> What this task involves: Please print every record below exactly as it reads.

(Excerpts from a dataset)
##############################

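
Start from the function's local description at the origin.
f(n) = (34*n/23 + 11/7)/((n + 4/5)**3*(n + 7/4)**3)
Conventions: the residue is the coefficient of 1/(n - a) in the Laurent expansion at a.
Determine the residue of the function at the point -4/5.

The residue is -968640000/398651939.

At the order-3 pole -4/5 set g(n) = (n - (-4/5))^3*f(n) = (34*n/23 + 11/7)/(n + 7/4)**3.
Order-3 pole: residue = g''(a)/2; g''(-4/5) = -1937280000/398651939, so the residue is -968640000/398651939.


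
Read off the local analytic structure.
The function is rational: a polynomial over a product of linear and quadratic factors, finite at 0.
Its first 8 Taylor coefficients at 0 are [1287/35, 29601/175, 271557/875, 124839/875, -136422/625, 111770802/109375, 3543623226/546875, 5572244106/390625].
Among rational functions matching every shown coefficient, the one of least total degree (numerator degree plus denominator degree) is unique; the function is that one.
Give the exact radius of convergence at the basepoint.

No rational of total degree below 5 reproduces all 8 coefficients; solving the [0/5] Pade equations on them gives f(δ) = -13/(7*(δ - 5/11)*(δ**2 - 2*δ/5 + 1/3)**2), whose expansion matches every shown term.
Denominator factor (δ**2 - 2*δ/5 + 1/3)^2: discriminant -88/75, complex-conjugate roots (1/5) + ((1/15)*sqrt(66))*i and (1/5) - ((1/15)*sqrt(66))*i; poles of order 2, moduli (1/3)*sqrt(3) and (1/3)*sqrt(3).
Denominator factor (δ - 5/11): pole of order 1 at 5/11, modulus 5/11.
The radius of convergence is the smallest modulus among the singular points: 5/11.

The radius of convergence is 5/11.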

##############################

> Your solution:
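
Start from the function's local description at the origin.
f(n) = (34*n/23 + 11/7)/((n + 4/5)**3*(n + 7/4)**3)
Conventions: the residue is the coefficient of 1/(n - a) in the Laurent expansion at a.
Determine the residue of the function at the point -4/5.

The residue is -968640000/398651939.

At the order-3 pole -4/5 set g(n) = (n - (-4/5))^3*f(n) = (34*n/23 + 11/7)/(n + 7/4)**3.
Order-3 pole: residue = g''(a)/2; g''(-4/5) = -1937280000/398651939, so the residue is -968640000/398651939.


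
Read off the local analytic structure.
The function is rational: a polynomial over a product of linear and quadratic factors, finite at 0.
Its first 8 Taylor coefficients at 0 are [1287/35, 29601/175, 271557/875, 124839/875, -136422/625, 111770802/109375, 3543623226/546875, 5572244106/390625].
Among rational functions matching every shown coefficient, the one of least total degree (numerator degree plus denominator degree) is unique; the function is that one.
Give the exact radius of convergence at the basepoint.

No rational of total degree below 5 reproduces all 8 coefficients; solving the [0/5] Pade equations on them gives f(δ) = -13/(7*(δ - 5/11)*(δ**2 - 2*δ/5 + 1/3)**2), whose expansion matches every shown term.
Denominator factor (δ**2 - 2*δ/5 + 1/3)^2: discriminant -88/75, complex-conjugate roots (1/5) + ((1/15)*sqrt(66))*i and (1/5) - ((1/15)*sqrt(66))*i; poles of order 2, moduli (1/3)*sqrt(3) and (1/3)*sqrt(3).
Denominator factor (δ - 5/11): pole of order 1 at 5/11, modulus 5/11.
The radius of convergence is the smallest modulus among the singular points: 5/11.

The radius of convergence is 5/11.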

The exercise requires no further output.